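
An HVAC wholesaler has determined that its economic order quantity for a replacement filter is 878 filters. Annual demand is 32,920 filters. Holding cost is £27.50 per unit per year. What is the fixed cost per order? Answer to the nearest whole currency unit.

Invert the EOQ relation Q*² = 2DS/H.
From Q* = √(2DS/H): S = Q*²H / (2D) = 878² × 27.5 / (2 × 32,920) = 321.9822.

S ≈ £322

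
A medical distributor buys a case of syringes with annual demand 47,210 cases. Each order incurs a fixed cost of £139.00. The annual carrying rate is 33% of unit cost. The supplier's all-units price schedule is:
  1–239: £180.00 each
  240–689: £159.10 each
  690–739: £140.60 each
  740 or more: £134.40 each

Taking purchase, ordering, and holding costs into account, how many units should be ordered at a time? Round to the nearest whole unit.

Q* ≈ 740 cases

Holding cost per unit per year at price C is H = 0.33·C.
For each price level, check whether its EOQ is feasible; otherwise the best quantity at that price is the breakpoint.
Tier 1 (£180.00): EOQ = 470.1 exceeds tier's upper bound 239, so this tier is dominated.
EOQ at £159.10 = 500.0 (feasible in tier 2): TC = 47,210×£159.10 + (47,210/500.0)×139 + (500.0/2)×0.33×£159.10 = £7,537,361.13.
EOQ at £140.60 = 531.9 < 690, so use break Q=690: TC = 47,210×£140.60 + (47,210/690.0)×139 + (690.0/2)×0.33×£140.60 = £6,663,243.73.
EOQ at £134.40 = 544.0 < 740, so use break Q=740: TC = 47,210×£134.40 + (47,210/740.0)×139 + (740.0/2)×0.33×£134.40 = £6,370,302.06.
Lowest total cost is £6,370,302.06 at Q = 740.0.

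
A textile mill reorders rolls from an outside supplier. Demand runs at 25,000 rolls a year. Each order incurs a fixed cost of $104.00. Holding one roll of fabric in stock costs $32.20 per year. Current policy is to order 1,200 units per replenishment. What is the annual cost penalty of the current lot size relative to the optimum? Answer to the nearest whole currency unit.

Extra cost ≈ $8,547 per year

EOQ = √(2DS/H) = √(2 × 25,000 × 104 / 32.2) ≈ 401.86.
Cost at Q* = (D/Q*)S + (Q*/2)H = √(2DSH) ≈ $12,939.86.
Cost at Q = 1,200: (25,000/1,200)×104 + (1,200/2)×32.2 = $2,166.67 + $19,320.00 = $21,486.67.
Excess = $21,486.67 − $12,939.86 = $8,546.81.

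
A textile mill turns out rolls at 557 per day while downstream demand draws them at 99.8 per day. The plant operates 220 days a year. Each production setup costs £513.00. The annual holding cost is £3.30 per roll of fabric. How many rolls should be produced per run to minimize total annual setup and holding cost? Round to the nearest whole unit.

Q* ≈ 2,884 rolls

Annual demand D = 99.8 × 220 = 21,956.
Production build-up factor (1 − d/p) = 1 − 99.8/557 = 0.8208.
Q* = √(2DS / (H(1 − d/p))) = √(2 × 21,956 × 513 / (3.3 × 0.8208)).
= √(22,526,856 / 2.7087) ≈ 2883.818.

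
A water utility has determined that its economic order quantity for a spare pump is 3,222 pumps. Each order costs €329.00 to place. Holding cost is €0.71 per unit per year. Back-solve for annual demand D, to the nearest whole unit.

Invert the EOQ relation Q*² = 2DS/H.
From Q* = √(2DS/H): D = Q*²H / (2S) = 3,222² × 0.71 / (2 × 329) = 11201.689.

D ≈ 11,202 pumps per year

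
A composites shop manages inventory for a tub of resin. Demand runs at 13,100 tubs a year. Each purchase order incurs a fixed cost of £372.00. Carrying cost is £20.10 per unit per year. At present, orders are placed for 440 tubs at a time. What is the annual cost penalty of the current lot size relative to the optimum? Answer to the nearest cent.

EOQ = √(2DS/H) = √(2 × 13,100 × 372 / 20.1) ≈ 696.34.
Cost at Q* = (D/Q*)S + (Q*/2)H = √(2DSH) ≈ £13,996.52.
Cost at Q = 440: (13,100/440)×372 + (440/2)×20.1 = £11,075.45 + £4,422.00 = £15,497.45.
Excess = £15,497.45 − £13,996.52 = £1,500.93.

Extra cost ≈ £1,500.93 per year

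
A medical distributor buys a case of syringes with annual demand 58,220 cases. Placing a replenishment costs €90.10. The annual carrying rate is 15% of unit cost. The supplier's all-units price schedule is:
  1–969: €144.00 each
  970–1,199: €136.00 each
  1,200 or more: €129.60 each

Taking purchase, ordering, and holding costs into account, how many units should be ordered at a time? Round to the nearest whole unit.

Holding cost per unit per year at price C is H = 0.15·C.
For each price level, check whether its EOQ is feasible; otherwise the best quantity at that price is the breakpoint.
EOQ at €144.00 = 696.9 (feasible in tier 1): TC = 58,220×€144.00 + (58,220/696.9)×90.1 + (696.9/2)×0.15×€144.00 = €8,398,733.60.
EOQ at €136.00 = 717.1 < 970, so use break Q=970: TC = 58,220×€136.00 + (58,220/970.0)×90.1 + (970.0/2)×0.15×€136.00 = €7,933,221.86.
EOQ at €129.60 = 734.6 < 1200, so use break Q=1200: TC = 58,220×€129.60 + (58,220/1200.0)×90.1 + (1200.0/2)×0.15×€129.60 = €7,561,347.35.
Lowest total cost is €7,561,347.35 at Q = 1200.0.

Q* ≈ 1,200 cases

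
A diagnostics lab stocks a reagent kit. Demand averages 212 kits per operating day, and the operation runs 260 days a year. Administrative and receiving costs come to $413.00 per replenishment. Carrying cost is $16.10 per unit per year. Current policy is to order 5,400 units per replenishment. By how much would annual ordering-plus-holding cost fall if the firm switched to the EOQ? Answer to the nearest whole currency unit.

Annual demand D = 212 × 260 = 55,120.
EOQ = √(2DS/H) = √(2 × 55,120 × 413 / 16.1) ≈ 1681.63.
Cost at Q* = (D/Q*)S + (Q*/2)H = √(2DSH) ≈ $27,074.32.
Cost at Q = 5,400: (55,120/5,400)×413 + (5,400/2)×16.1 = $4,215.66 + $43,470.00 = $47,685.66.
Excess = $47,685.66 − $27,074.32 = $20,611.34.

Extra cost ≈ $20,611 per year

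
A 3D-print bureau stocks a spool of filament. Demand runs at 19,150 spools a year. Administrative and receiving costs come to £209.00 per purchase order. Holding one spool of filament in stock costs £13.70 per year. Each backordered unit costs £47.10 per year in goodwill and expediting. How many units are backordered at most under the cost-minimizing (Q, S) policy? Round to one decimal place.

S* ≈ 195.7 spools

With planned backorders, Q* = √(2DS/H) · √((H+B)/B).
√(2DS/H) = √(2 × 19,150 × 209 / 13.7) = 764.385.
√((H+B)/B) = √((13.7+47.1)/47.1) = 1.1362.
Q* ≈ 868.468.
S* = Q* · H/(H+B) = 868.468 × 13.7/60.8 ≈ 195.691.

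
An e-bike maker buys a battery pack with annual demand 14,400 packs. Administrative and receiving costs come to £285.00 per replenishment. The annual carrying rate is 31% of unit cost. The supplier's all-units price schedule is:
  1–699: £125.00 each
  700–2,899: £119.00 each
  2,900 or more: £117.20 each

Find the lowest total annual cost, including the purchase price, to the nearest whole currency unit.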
━━━━━━━━━━━━━━━━
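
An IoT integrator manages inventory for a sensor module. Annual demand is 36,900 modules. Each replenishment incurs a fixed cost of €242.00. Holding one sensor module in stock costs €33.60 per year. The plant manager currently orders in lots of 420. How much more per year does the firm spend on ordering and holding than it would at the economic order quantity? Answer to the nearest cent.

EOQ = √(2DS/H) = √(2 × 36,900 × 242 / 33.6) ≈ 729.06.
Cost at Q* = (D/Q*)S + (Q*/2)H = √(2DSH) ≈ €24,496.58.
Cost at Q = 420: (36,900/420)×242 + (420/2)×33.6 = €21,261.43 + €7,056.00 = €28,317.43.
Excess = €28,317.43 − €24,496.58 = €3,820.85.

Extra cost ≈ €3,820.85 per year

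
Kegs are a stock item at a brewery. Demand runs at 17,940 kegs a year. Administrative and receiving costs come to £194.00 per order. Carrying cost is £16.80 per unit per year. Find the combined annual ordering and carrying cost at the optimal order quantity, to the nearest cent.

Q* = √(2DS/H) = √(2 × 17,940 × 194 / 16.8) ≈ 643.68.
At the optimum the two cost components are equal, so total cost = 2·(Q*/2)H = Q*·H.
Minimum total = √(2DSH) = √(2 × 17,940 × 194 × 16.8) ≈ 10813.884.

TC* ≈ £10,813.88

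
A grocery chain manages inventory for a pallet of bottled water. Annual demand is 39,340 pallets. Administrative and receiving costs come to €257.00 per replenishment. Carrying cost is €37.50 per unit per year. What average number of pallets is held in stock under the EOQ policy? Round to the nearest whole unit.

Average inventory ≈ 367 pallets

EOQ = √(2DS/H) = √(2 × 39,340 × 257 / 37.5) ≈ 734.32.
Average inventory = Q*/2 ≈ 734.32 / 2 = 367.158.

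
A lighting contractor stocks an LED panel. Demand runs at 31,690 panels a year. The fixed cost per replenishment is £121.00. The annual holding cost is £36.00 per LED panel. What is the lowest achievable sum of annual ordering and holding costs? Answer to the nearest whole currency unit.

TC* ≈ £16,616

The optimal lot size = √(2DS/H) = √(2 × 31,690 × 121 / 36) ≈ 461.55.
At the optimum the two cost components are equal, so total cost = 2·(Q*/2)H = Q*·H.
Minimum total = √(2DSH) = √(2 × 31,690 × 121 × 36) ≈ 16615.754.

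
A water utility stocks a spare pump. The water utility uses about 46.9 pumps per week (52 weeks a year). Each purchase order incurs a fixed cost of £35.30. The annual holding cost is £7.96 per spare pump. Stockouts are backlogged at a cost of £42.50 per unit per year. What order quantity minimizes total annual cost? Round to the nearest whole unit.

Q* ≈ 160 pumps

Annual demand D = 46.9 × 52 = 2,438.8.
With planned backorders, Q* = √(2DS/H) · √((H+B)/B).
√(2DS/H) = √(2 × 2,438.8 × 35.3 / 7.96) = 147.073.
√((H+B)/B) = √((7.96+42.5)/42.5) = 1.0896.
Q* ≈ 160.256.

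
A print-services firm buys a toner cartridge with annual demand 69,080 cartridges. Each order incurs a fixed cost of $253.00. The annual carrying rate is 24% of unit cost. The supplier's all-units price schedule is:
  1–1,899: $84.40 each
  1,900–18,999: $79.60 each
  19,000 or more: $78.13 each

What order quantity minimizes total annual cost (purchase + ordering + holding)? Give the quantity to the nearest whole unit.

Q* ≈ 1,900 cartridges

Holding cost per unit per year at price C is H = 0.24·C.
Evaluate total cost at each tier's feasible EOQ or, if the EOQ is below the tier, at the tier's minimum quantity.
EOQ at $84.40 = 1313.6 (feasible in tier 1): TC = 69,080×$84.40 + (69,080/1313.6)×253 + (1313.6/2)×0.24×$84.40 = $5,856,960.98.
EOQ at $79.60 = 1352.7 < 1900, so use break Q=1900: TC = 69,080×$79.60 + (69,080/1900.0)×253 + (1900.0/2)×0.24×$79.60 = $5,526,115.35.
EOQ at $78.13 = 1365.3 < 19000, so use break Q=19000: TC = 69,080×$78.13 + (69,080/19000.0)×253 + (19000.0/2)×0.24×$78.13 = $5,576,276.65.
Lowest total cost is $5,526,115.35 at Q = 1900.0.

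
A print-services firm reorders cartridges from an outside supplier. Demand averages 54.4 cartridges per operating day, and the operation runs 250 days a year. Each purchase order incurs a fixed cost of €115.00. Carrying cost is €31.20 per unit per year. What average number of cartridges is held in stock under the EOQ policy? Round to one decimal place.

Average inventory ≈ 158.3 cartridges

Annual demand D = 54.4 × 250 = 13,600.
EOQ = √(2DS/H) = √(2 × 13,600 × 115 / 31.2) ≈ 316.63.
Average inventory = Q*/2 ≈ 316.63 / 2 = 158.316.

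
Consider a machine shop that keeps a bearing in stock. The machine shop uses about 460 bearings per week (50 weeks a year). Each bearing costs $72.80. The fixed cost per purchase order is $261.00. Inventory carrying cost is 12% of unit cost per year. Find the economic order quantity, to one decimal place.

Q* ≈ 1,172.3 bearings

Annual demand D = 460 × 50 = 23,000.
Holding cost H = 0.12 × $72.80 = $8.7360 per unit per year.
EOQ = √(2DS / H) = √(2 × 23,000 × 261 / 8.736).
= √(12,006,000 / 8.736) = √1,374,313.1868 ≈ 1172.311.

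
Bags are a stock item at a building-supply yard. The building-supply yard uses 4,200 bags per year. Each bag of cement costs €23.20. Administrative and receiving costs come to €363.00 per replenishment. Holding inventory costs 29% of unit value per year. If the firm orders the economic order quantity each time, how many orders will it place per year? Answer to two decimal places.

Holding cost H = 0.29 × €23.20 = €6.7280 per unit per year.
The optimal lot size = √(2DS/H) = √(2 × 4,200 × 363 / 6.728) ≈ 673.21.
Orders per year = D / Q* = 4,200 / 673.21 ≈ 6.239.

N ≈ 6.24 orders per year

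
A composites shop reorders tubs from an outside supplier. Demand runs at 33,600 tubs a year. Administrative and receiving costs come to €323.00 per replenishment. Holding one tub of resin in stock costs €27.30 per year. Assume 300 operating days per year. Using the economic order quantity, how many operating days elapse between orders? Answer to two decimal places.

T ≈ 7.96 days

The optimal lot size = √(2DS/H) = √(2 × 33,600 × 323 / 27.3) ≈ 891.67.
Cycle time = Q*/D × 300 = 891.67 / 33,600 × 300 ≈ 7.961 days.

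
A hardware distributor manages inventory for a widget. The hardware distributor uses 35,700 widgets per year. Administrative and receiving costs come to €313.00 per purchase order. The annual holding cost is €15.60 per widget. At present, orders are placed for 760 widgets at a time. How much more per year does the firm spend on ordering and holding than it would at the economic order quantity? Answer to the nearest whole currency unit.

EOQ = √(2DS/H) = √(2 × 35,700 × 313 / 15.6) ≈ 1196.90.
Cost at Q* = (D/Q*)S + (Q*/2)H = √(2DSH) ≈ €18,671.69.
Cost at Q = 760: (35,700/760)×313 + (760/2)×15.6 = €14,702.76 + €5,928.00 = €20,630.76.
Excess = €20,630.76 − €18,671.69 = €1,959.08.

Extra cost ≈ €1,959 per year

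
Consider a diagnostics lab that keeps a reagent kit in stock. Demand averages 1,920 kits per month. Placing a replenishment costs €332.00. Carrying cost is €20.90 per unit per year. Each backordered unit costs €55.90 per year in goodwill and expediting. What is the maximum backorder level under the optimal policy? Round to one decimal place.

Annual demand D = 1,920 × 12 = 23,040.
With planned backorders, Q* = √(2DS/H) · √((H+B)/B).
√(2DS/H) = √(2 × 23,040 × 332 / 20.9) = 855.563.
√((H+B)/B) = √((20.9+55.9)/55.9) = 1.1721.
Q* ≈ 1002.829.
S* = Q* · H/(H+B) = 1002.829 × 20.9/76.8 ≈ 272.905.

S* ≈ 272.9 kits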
━━━━━━━━━━━━━━━━
Gather all lines from the listing above in which "syringes" occurs.

#### [Answer]
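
A medical distributor buys a case of syringes with annual demand 47,210 cases. Each order incurs a fixed cost of £139.00. The annual carrying rate is 33% of unit cost. The supplier's all-units price schedule is:
A medical distributor buys a case of syringes with annual demand 58,220 cases. Placing a replenishment costs €90.10. The annual carrying rate is 15% of unit cost. The supplier's all-units price schedule is: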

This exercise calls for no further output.